» REQUIREMENT
For the listing below, return the line containing "Tangent(A1, LG) at L", the line containing "Parallel(LG, MA)", and all lines in between, exactly as written and nothing else.

» STUDY MATERIAL
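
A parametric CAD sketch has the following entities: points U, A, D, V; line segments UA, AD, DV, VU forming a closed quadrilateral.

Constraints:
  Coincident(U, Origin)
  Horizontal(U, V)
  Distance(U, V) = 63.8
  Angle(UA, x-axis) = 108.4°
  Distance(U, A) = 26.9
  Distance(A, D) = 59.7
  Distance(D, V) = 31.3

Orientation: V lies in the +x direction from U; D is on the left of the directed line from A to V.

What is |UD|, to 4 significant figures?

58.59

Checks: |UV| = 63.80 ✓; |UA| = 26.90 ✓; |AD| = 59.70 ✓; |DV| = 31.30 ✓.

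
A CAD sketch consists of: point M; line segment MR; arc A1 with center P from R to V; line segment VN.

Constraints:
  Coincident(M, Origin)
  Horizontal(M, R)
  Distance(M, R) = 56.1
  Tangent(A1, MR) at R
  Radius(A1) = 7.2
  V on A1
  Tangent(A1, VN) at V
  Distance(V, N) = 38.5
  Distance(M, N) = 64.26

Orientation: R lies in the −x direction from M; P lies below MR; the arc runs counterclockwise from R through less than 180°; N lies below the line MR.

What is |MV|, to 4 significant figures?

63.43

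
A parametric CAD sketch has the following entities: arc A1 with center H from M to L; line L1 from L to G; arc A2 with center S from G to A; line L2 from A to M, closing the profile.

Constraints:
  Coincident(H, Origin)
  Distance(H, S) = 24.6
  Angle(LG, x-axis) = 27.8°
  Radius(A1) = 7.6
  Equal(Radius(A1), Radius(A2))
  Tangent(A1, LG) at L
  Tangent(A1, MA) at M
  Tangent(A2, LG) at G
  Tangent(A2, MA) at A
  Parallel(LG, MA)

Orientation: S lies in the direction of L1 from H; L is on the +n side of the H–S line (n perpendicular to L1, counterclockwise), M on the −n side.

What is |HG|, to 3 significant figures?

25.7

The slot axis is L1's direction at 27.8°, so u = (cos 27.8°, sin 27.8°) = (0.885, 0.466) and n = (−sin 27.8°, cos 27.8°) = (-0.466, 0.885). H is at the origin and S lies 24.6 along u from H, so S = 24.6·u = (21.8, 11.5). Tangency of A1 to both parallel lines with radius 7.6 puts L and M at H ± 7.6·n: L = (-3.54, 6.72), M = (3.54, -6.72). Equal radii place G and A the same way about S: G = S + 7.6·n = (18.2, 18.2), A = S − 7.6·n = (25.3, 4.75). Then |HG| = |G − H| = 25.7.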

» ANSWER TO THIS EXERCISE
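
  Tangent(A1, LG) at L
  Tangent(A1, MA) at M
  Tangent(A2, LG) at G
  Tangent(A2, MA) at A
  Parallel(LG, MA)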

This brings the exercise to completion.